• [WHAT YOU ARE ASKED TO DO]
Match on the string "possible" in the entries below and return every matching line.

• [SOURCE DATA]
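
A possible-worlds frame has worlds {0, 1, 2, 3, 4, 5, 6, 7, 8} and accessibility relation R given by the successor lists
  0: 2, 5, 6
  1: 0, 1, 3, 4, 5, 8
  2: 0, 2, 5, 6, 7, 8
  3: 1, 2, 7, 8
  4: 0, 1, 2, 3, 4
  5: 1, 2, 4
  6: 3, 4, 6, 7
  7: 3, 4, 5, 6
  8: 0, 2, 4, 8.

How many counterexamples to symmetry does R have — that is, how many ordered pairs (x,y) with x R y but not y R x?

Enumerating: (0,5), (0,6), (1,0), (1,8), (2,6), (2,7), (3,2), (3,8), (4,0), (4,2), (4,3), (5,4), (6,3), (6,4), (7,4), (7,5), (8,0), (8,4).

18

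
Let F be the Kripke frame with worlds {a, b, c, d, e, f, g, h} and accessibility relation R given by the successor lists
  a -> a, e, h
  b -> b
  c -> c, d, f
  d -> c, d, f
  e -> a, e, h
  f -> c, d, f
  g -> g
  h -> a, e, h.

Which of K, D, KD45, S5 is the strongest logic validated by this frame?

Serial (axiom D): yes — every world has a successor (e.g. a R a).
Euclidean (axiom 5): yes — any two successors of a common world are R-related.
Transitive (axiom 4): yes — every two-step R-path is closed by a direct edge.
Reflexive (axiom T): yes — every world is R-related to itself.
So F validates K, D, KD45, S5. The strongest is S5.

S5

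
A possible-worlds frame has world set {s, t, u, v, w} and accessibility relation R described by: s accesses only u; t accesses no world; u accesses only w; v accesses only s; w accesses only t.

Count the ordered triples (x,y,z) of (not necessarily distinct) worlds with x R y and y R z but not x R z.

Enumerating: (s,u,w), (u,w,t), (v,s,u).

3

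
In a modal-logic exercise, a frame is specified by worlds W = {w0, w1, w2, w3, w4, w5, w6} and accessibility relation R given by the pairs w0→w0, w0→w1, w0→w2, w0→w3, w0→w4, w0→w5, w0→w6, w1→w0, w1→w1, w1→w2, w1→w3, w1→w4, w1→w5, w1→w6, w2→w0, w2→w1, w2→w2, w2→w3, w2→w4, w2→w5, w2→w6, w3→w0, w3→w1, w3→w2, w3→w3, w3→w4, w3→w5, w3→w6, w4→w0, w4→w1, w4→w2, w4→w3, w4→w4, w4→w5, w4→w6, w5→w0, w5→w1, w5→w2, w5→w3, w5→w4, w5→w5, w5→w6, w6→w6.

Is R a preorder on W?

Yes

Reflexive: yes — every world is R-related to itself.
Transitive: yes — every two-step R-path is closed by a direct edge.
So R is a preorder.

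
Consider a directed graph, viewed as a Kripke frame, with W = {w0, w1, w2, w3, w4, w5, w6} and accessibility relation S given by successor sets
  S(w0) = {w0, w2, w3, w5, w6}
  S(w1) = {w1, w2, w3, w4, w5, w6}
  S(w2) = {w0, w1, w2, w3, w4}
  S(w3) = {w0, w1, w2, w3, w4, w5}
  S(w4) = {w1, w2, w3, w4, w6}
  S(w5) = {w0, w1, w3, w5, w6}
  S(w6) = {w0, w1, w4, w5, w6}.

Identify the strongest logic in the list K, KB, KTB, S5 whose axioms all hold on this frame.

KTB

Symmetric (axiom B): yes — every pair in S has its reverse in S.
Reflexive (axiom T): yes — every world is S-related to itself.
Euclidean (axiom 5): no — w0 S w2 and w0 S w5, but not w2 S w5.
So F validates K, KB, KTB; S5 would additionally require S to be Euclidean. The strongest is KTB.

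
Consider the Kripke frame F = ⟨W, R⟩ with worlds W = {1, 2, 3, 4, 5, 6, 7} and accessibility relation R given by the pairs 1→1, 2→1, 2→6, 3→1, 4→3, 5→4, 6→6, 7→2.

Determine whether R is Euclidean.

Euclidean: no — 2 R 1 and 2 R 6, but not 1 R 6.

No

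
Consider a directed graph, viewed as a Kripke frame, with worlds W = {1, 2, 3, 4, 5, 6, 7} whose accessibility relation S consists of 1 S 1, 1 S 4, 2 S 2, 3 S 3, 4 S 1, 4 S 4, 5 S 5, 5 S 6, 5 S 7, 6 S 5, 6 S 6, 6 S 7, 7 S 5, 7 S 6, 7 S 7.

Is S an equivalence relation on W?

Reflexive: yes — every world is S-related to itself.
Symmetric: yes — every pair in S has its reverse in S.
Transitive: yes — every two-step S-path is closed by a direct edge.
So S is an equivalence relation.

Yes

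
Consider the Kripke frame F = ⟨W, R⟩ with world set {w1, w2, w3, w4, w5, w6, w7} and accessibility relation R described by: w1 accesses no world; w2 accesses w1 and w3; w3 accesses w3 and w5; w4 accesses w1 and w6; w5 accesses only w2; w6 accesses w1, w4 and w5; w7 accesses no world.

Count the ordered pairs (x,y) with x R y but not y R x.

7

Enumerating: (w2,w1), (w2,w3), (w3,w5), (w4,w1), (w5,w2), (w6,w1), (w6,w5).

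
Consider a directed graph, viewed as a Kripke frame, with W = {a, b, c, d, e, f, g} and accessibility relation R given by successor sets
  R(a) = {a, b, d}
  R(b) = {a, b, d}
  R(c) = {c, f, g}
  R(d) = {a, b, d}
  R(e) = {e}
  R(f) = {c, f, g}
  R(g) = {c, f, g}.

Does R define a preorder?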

• [ANSWER SPACE]
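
A possible-worlds frame has worlds {0, 1, 2, 3, 4, 5, 6, 7, 8} and accessibility relation R given by the successor lists
A possible-worlds frame has world set {s, t, u, v, w} and accessibility relation R described by: s accesses only u; t accesses no world; u accesses only w; v accesses only s; w accesses only t.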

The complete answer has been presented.